PROVIDED ENTRIES:
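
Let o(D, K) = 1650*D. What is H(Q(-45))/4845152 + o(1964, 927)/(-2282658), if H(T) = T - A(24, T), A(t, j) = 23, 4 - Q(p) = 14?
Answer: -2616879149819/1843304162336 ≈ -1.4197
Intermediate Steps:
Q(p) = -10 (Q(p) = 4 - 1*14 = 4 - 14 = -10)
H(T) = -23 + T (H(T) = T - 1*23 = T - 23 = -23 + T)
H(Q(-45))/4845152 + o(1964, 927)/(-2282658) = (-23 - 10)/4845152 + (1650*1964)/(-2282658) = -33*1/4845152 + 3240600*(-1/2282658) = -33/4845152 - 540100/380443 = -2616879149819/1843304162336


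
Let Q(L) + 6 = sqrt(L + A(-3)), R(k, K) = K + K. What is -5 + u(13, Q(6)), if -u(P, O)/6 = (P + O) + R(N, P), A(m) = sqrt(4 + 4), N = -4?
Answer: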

* * *

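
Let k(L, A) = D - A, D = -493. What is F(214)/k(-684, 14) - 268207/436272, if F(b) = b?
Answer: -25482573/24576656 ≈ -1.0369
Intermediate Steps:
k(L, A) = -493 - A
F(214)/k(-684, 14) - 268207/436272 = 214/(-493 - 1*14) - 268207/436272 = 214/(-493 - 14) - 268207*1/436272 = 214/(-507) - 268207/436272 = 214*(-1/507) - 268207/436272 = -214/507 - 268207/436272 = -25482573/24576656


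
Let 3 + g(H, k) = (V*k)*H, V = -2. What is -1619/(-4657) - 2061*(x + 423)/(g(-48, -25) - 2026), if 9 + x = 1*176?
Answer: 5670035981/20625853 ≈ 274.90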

YOUR GOAL: Report back every line of the entries in which "What" occurs.

ANSWER TO THIS EXERCISE:
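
Let o(D, K) = 1650*D. What is H(Q(-45))/4845152 + o(1964, 927)/(-2282658), if H(T) = T - A(24, T), A(t, j) = 23, 4 - Q(p) = 14?
Let Q(L) + 6 = sqrt(L + A(-3)), R(k, K) = K + K. What is -5 + u(13, Q(6)), if -u(P, O)/6 = (P + O) + R(N, P), A(m) = sqrt(4 + 4), N = -4?
Let k(L, A) = D - A, D = -493. What is F(214)/k(-684, 14) - 268207/436272, if F(b) = b?
Let 3 + g(H, k) = (V*k)*H, V = -2. What is -1619/(-4657) - 2061*(x + 423)/(g(-48, -25) - 2026), if 9 + x = 1*176?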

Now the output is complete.